*WORK INSTRUCTIONS*:
Below are some records. Print exactly the lines between the one holding "A bowl holds exactly 9" and the one holding "A jar contains", inclusive, and nothing else.

Stored dataset items

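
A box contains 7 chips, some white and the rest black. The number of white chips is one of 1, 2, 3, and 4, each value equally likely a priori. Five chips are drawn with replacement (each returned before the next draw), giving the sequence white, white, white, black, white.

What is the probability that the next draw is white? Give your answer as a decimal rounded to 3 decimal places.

0.511

For each hypothesis, P(data | H) works out to: P(data | r = 1) = (1/7)(1/7)(1/7)(6/7)(1/7) = 0.00035699; P(data | r = 2) = (2/7)(2/7)(2/7)(5/7)(2/7) = 0.0047599; P(data | r = 3) = (3/7)(3/7)(3/7)(4/7)(3/7) = 0.019278; P(data | r = 4) = (4/7)(4/7)(4/7)(3/7)(4/7) = 0.045695.
The prior-weighted likelihoods are 1/4 · 0.00035699 = 8.9249e-05, 1/4 · 0.0047599 = 0.00119, 1/4 · 0.019278 = 0.0048194, 1/4 · 0.045695 = 0.011424; summing to 0.017522.
Dividing through by the total gives posterior P(r = 1 | data) = 0.0050934, P(r = 2 | data) = 0.067912, P(r = 3 | data) = 0.27504, P(r = 4 | data) = 0.65195.
So P(white next | data) = Σ P(white next | H) P(H | data) = (1/7)(0.0050934) + (2/7)(0.067912) + (3/7)(0.27504) + (4/7)(0.65195) = 0.51055.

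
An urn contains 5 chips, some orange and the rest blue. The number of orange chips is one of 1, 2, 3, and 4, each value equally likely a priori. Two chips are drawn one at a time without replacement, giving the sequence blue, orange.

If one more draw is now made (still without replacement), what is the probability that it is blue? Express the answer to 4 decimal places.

The likelihood of the observed sequence under each hypothesis: P(data | r = 1) = (4/5)(1/4) = 1/5; P(data | r = 2) = (3/5)(2/4) = 3/10; P(data | r = 3) = (2/5)(3/4) = 3/10; P(data | r = 4) = (1/5)(4/4) = 1/5.
The prior-weighted likelihoods are 1/4 · 1/5 = 1/20, 1/4 · 3/10 = 3/40, 1/4 · 3/10 = 3/40, 1/4 · 1/5 = 1/20; these sum to 1/4.
The posterior is then P(r = 1 | data) = 1/5, P(r = 2 | data) = 3/10, P(r = 3 | data) = 3/10, P(r = 4 | data) = 1/5.
So P(blue next | data) = Σ P(blue next | H) P(H | data) = (1)(1/5) + (2/3)(3/10) + (1/3)(3/10) + (0)(1/5) = 1/2.

0.5000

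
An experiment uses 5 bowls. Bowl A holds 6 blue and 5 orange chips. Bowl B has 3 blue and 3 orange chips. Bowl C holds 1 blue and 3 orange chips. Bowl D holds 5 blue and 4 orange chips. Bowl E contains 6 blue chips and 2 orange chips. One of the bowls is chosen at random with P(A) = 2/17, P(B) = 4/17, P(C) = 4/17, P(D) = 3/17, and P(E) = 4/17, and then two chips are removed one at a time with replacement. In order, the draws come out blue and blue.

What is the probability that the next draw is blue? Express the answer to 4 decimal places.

Compute the likelihood of the observed sequence for each case: P(data | bowl A) = (6/11)(6/11) = 0.29752; P(data | bowl B) = (3/6)(3/6) = 0.25; P(data | bowl C) = (1/4)(1/4) = 0.0625; P(data | bowl D) = (5/9)(5/9) = 0.30864; P(data | bowl E) = (6/8)(6/8) = 0.5625.
Multiplying each by its prior: 2/17 · 0.29752 = 0.035002, 4/17 · 0.25 = 0.058824, 4/17 · 0.0625 = 0.014706, 3/17 · 0.30864 = 0.054466, 4/17 · 0.5625 = 0.13235; these sum to 0.29535.
The posterior is then P(bowl A | data) = 0.11851, P(bowl B | data) = 0.19916, P(bowl C | data) = 0.049791, P(bowl D | data) = 0.18441, P(bowl E | data) = 0.44812.
The predictive probability is P(blue next | data) = (6/11)(0.11851) + (1/2)(0.19916) + (1/4)(0.049791) + (5/9)(0.18441) + (3/4)(0.44812) = 0.61521.

0.6152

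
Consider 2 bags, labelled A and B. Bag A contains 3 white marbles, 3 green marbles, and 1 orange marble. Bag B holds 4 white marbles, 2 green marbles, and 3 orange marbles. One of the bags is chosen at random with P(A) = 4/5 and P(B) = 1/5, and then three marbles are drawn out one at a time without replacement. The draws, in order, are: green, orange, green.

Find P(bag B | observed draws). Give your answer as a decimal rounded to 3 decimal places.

0.094

Under each hypothesis, the probability of the observed sequence is: P(data | bag A) = (3/7)(1/6)(2/5) = 0.028571; P(data | bag B) = (2/9)(3/8)(1/7) = 0.011905.
Weighting by the prior gives 4/5 · 0.028571 = 0.022857, 1/5 · 0.011905 = 0.002381; with total 0.025238.
By Bayes' rule, P(bag B | data) = (0.002381) / (0.025238) = 0.09434.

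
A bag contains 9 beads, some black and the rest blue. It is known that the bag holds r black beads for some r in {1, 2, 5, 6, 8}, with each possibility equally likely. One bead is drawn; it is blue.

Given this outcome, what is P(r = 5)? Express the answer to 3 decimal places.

0.174

The likelihood of this draw under each hypothesis: P(data | r = 1) = (8/9) = 8/9; P(data | r = 2) = (7/9) = 7/9; P(data | r = 5) = (4/9) = 4/9; P(data | r = 6) = (3/9) = 1/3; P(data | r = 8) = (1/9) = 1/9.
Multiplying each by its prior: 1/5 · 8/9 = 8/45, 1/5 · 7/9 = 7/45, 1/5 · 4/9 = 4/45, 1/5 · 1/3 = 1/15, 1/5 · 1/9 = 1/45; these sum to 23/45.
Hence P(r = 5 | data) = (4/45) / (23/45) = 4/23.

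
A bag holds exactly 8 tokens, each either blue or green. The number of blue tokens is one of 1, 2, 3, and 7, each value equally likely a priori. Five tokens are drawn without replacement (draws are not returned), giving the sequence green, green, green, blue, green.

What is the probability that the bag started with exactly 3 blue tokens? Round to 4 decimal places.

0.1875

The likelihood of the observed sequence under each hypothesis: P(data | r = 1) = (7/8)(6/7)(5/6)(1/5)(4/4) = 1/8; P(data | r = 2) = (6/8)(5/7)(4/6)(2/5)(3/4) = 3/28; P(data | r = 3) = (5/8)(4/7)(3/6)(3/5)(2/4) = 3/56; P(data | r = 7) = (1/8)(0/7) = 0.
The prior-weighted likelihoods are 1/4 · 1/8 = 1/32, 1/4 · 3/28 = 3/112, 1/4 · 3/56 = 3/224, 1/4 · 0 = 0; with total 1/14.
By Bayes' rule, P(r = 3 | data) = (3/224) / (1/14) = 3/16.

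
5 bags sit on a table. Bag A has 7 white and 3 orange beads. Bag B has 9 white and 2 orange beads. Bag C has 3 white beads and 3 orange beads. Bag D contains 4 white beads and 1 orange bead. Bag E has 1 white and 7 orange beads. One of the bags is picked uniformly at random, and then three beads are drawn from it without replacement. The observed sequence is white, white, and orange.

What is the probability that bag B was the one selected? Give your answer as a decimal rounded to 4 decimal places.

Under each hypothesis, the probability of the observed sequence is: P(data | bag A) = (7/10)(6/9)(3/8) = 7/40; P(data | bag B) = (9/11)(8/10)(2/9) = 8/55; P(data | bag C) = (3/6)(2/5)(3/4) = 3/20; P(data | bag D) = (4/5)(3/4)(1/3) = 1/5; P(data | bag E) = (1/8)(0/7) = 0.
Weighting by the prior gives 1/5 · 7/40 = 7/200, 1/5 · 8/55 = 8/275, 1/5 · 3/20 = 3/100, 1/5 · 1/5 = 1/25, 1/5 · 0 = 0; these sum to 59/440.
By Bayes' rule, P(bag B | data) = (8/275) / (59/440) = 64/295.

0.2169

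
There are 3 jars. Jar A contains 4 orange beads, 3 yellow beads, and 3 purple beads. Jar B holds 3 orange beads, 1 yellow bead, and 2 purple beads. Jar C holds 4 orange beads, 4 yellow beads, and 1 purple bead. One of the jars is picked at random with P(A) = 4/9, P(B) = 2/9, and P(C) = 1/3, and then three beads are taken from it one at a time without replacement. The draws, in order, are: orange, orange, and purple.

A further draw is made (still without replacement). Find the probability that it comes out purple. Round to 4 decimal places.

0.2626

Under each hypothesis, the probability of the observed sequence is: P(data | jar A) = (4/10)(3/9)(3/8) = 1/20; P(data | jar B) = (3/6)(2/5)(2/4) = 1/10; P(data | jar C) = (4/9)(3/8)(1/7) = 1/42.
The prior-weighted likelihoods are 4/9 · 1/20 = 1/45, 2/9 · 1/10 = 1/45, 1/3 · 1/42 = 1/126; with total 11/210.
Normalising, the posterior is P(jar A | data) = 14/33, P(jar B | data) = 14/33, P(jar C | data) = 5/33.
The predictive probability is P(purple next | data) = (2/7)(14/33) + (1/3)(14/33) + (0)(5/33) = 26/99.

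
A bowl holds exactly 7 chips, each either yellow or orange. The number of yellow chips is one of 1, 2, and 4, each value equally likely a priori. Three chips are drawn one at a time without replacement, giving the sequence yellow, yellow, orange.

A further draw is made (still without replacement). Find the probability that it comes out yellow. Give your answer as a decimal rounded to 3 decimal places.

0.391

Compute the likelihood of the observed sequence for each case: P(data | r = 1) = (1/7)(0/6) = 0; P(data | r = 2) = (2/7)(1/6)(5/5) = 1/21; P(data | r = 4) = (4/7)(3/6)(3/5) = 6/35.
The prior-weighted likelihoods are 1/3 · 0 = 0, 1/3 · 1/21 = 1/63, 1/3 · 6/35 = 2/35; summing to 23/315.
Dividing through by the total gives posterior P(r = 1 | data) = 0, P(r = 2 | data) = 5/23, P(r = 4 | data) = 18/23.
Averaging over the posterior, P(yellow next | data) = (0)(5/23) + (1/2)(18/23) = 9/23.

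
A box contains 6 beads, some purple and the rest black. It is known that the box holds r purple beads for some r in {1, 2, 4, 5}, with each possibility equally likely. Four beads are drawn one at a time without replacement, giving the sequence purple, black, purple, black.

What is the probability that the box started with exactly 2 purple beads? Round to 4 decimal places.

0.5000

Under each hypothesis, the probability of the observed sequence is: P(data | r = 1) = (1/6)(5/5)(0/4) = 0; P(data | r = 2) = (2/6)(4/5)(1/4)(3/3) = 1/15; P(data | r = 4) = (4/6)(2/5)(3/4)(1/3) = 1/15; P(data | r = 5) = (5/6)(1/5)(4/4)(0/3) = 0.
The prior-weighted likelihoods are 1/4 · 0 = 0, 1/4 · 1/15 = 1/60, 1/4 · 1/15 = 1/60, 1/4 · 0 = 0; with total 1/30.
By Bayes' rule, P(r = 2 | data) = (1/60) / (1/30) = 1/2.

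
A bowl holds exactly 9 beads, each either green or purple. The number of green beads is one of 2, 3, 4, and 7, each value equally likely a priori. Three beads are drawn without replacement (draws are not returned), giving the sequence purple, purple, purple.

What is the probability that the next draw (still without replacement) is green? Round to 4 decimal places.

For each hypothesis, P(data | H) works out to: P(data | r = 2) = (7/9)(6/8)(5/7) = 5/12; P(data | r = 3) = (6/9)(5/8)(4/7) = 5/21; P(data | r = 4) = (5/9)(4/8)(3/7) = 5/42; P(data | r = 7) = (2/9)(1/8)(0/7) = 0.
Multiplying each by its prior: 1/4 · 5/12 = 5/48, 1/4 · 5/21 = 5/84, 1/4 · 5/42 = 5/168, 1/4 · 0 = 0; these sum to 65/336.
The posterior is then P(r = 2 | data) = 7/13, P(r = 3 | data) = 4/13, P(r = 4 | data) = 2/13, P(r = 7 | data) = 0.
The predictive probability is P(green next | data) = (1/3)(7/13) + (1/2)(4/13) + (2/3)(2/13) = 17/39.

0.4359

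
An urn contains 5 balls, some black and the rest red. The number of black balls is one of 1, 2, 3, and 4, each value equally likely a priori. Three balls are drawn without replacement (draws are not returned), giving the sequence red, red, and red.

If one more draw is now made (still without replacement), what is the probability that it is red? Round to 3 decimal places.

0.400

Under each hypothesis, the probability of the observed sequence is: P(data | r = 1) = (4/5)(3/4)(2/3) = 2/5; P(data | r = 2) = (3/5)(2/4)(1/3) = 1/10; P(data | r = 3) = (2/5)(1/4)(0/3) = 0; P(data | r = 4) = (1/5)(0/4) = 0.
Weighting by the prior gives 1/4 · 2/5 = 1/10, 1/4 · 1/10 = 1/40, 1/4 · 0 = 0, 1/4 · 0 = 0; summing to 1/8.
The posterior is then P(r = 1 | data) = 4/5, P(r = 2 | data) = 1/5, P(r = 3 | data) = 0, P(r = 4 | data) = 0.
Averaging over the posterior, P(red next | data) = (1/2)(4/5) + (0)(1/5) = 2/5.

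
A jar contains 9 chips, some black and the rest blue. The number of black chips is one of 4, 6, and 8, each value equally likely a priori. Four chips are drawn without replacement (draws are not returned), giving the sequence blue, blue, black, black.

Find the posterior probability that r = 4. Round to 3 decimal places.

Compute the likelihood of the observed sequence for each case: P(data | r = 4) = (5/9)(4/8)(4/7)(3/6) = 5/63; P(data | r = 6) = (3/9)(2/8)(6/7)(5/6) = 5/84; P(data | r = 8) = (1/9)(0/8) = 0.
Weighting by the prior gives 1/3 · 5/63 = 5/189, 1/3 · 5/84 = 5/252, 1/3 · 0 = 0; these sum to 5/108.
By Bayes' rule, P(r = 4 | data) = (5/189) / (5/108) = 4/7.

0.571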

*RESULT FOR THIS TASK*:
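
A bowl holds exactly 9 beads, each either green or purple. The number of green beads is one of 2, 3, 4, and 7, each value equally likely a priori. Three beads are drawn without replacement (draws are not returned), giving the sequence purple, purple, purple.

What is the probability that the next draw (still without replacement) is green? Round to 4 decimal places.

For each hypothesis, P(data | H) works out to: P(data | r = 2) = (7/9)(6/8)(5/7) = 5/12; P(data | r = 3) = (6/9)(5/8)(4/7) = 5/21; P(data | r = 4) = (5/9)(4/8)(3/7) = 5/42; P(data | r = 7) = (2/9)(1/8)(0/7) = 0.
Multiplying each by its prior: 1/4 · 5/12 = 5/48, 1/4 · 5/21 = 5/84, 1/4 · 5/42 = 5/168, 1/4 · 0 = 0; these sum to 65/336.
The posterior is then P(r = 2 | data) = 7/13, P(r = 3 | data) = 4/13, P(r = 4 | data) = 2/13, P(r = 7 | data) = 0.
The predictive probability is P(green next | data) = (1/3)(7/13) + (1/2)(4/13) + (2/3)(2/13) = 17/39.

0.4359

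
An urn contains 5 balls, some black and the rest red. The number of black balls is one of 1, 2, 3, and 4, each value equally likely a priori. Three balls are drawn without replacement (draws are not returned), giving the sequence red, red, and red.

If one more draw is now made (still without replacement), what is the probability that it is red? Round to 3 decimal places.

0.400

Under each hypothesis, the probability of the observed sequence is: P(data | r = 1) = (4/5)(3/4)(2/3) = 2/5; P(data | r = 2) = (3/5)(2/4)(1/3) = 1/10; P(data | r = 3) = (2/5)(1/4)(0/3) = 0; P(data | r = 4) = (1/5)(0/4) = 0.
Weighting by the prior gives 1/4 · 2/5 = 1/10, 1/4 · 1/10 = 1/40, 1/4 · 0 = 0, 1/4 · 0 = 0; summing to 1/8.
The posterior is then P(r = 1 | data) = 4/5, P(r = 2 | data) = 1/5, P(r = 3 | data) = 0, P(r = 4 | data) = 0.
Averaging over the posterior, P(red next | data) = (1/2)(4/5) + (0)(1/5) = 2/5.

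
A jar contains 9 chips, some black and the rest blue. The number of black chips is one of 4, 6, and 8, each value equally likely a priori. Four chips are drawn without replacement (draws are not returned), giving the sequence blue, blue, black, black.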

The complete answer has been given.